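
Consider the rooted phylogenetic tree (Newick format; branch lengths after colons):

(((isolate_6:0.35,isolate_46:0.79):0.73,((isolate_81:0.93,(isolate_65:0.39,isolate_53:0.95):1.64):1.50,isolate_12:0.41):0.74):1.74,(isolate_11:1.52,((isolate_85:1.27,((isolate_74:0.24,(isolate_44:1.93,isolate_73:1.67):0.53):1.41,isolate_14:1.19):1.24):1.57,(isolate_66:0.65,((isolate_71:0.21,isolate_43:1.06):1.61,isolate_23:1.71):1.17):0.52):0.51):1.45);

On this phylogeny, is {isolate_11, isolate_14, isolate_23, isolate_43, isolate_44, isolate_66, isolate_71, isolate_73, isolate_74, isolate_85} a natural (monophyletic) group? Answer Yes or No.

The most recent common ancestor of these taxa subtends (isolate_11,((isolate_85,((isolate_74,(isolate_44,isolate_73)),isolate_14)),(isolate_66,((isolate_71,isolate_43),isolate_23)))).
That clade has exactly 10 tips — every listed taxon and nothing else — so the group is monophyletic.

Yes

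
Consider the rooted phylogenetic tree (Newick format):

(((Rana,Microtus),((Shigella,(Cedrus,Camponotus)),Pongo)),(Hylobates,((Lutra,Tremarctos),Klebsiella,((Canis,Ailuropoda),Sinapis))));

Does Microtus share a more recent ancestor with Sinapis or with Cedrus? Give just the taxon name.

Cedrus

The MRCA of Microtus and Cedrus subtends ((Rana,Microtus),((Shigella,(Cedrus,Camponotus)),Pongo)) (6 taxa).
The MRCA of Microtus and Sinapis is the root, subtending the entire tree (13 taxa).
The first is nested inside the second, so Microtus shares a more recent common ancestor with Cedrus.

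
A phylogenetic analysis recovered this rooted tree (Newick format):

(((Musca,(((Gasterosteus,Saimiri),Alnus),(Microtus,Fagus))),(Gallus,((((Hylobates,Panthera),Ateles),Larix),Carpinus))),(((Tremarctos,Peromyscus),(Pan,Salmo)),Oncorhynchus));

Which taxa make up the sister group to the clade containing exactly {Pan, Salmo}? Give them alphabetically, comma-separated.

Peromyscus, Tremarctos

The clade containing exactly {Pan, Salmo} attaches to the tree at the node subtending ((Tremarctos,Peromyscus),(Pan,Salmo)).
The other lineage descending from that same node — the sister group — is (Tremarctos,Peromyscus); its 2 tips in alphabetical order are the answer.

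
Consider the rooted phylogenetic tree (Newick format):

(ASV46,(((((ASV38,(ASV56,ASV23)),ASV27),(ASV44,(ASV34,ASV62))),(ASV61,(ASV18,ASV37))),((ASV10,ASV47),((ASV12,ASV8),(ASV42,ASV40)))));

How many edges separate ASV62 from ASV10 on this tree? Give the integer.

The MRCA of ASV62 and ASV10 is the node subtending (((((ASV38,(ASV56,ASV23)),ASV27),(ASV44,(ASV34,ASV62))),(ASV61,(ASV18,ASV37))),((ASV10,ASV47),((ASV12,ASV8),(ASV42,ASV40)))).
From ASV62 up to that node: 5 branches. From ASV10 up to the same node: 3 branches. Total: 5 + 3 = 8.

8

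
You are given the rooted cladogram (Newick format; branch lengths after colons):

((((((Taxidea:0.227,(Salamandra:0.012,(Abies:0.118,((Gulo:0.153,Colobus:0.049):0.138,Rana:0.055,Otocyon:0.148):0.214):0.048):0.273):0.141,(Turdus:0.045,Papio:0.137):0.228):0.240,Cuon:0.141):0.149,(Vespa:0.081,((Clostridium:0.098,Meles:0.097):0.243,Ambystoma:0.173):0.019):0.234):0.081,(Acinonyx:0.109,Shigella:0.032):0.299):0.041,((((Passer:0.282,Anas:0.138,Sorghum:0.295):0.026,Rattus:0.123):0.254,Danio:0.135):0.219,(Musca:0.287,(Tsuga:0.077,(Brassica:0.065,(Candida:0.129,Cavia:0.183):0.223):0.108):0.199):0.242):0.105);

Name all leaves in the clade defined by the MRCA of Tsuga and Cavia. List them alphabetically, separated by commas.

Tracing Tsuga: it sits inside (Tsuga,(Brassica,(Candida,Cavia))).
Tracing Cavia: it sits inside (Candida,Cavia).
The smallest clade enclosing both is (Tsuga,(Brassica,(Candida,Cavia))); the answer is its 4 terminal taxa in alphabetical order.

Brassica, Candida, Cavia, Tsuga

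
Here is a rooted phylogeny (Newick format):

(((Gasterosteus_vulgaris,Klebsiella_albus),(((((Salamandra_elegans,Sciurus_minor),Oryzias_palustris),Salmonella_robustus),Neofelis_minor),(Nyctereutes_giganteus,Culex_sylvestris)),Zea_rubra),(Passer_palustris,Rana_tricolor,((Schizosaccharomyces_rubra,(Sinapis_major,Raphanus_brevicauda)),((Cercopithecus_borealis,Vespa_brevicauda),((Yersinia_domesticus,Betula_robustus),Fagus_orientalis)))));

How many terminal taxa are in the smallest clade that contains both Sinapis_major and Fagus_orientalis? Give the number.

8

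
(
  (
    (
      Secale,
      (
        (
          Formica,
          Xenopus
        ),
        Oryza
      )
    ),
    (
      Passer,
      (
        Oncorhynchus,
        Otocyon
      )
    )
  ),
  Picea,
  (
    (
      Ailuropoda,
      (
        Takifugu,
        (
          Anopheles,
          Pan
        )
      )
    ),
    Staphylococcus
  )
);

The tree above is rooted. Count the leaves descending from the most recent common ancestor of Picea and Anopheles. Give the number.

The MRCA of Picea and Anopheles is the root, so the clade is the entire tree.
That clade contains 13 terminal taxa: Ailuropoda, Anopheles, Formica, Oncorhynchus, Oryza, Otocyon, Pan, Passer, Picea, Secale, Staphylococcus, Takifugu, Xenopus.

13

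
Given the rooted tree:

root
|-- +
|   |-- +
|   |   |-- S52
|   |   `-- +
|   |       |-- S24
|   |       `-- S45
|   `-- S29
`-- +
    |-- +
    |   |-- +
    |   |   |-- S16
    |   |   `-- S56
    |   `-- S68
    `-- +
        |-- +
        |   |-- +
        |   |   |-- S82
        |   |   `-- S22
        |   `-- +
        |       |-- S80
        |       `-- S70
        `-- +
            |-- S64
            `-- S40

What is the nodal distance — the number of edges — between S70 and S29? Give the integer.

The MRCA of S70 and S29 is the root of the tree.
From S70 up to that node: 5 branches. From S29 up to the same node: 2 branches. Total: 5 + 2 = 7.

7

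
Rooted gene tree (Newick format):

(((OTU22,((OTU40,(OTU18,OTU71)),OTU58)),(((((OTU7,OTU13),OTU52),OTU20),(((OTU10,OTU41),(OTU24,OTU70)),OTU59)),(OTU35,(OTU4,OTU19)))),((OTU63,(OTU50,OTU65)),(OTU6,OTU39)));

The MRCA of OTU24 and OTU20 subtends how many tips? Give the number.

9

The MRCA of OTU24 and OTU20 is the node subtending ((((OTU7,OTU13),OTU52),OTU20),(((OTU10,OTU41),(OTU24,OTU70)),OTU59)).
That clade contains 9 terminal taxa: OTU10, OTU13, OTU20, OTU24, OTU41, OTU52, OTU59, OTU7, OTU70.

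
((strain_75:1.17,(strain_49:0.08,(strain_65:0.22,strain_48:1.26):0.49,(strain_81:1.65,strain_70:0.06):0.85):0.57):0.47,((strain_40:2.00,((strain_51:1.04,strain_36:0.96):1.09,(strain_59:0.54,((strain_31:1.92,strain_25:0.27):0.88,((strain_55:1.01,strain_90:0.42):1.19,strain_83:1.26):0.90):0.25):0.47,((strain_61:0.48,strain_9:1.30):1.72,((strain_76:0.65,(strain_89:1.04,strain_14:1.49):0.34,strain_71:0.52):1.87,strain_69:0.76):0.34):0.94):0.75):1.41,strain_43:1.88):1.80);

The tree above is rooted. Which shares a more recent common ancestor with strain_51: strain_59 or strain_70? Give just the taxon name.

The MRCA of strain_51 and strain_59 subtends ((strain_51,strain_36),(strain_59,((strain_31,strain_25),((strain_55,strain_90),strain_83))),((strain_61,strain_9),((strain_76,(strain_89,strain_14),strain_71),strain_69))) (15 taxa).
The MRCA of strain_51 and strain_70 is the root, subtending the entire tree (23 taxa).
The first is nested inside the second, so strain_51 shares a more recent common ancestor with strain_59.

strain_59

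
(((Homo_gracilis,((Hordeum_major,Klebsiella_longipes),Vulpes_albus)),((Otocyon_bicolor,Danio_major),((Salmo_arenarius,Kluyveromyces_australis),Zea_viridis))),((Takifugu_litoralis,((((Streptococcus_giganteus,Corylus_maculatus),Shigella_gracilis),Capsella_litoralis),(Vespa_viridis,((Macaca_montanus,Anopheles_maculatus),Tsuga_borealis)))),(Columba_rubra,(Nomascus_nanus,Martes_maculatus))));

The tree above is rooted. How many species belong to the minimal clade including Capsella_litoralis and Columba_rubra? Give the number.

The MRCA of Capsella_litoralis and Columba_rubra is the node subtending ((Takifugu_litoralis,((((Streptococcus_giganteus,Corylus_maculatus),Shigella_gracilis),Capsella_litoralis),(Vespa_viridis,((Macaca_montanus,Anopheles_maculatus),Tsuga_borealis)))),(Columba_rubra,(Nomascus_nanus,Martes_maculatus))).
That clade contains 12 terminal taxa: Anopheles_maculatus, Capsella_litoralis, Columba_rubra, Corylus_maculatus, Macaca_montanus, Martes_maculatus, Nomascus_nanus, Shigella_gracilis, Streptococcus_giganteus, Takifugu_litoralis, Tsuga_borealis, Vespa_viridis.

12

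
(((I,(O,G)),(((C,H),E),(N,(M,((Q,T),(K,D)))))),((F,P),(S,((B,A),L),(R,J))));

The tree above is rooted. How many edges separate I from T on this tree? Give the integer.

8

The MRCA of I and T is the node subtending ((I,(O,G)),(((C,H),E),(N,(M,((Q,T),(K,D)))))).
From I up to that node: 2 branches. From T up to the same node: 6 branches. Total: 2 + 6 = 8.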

******************************

Problem to solve. Needed here are the exact lines from the start of the material through the line that contains "A phylogenetic analysis", and no others.

Answer to the exercise.
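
Consider the rooted phylogenetic tree (Newick format; branch lengths after colons):

(((isolate_6:0.35,isolate_46:0.79):0.73,((isolate_81:0.93,(isolate_65:0.39,isolate_53:0.95):1.64):1.50,isolate_12:0.41):0.74):1.74,(isolate_11:1.52,((isolate_85:1.27,((isolate_74:0.24,(isolate_44:1.93,isolate_73:1.67):0.53):1.41,isolate_14:1.19):1.24):1.57,(isolate_66:0.65,((isolate_71:0.21,isolate_43:1.06):1.61,isolate_23:1.71):1.17):0.52):0.51):1.45);

On this phylogeny, is {isolate_11, isolate_14, isolate_23, isolate_43, isolate_44, isolate_66, isolate_71, isolate_73, isolate_74, isolate_85} a natural (monophyletic) group? Answer Yes or No.

The most recent common ancestor of these taxa subtends (isolate_11,((isolate_85,((isolate_74,(isolate_44,isolate_73)),isolate_14)),(isolate_66,((isolate_71,isolate_43),isolate_23)))).
That clade has exactly 10 tips — every listed taxon and nothing else — so the group is monophyletic.

Yes

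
Consider the rooted phylogenetic tree (Newick format):

(((Rana,Microtus),((Shigella,(Cedrus,Camponotus)),Pongo)),(Hylobates,((Lutra,Tremarctos),Klebsiella,((Canis,Ailuropoda),Sinapis))));

Does Microtus share a more recent ancestor with Sinapis or with Cedrus? Give just the taxon name.

Cedrus

The MRCA of Microtus and Cedrus subtends ((Rana,Microtus),((Shigella,(Cedrus,Camponotus)),Pongo)) (6 taxa).
The MRCA of Microtus and Sinapis is the root, subtending the entire tree (13 taxa).
The first is nested inside the second, so Microtus shares a more recent common ancestor with Cedrus.

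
A phylogenetic analysis recovered this rooted tree (Newick format):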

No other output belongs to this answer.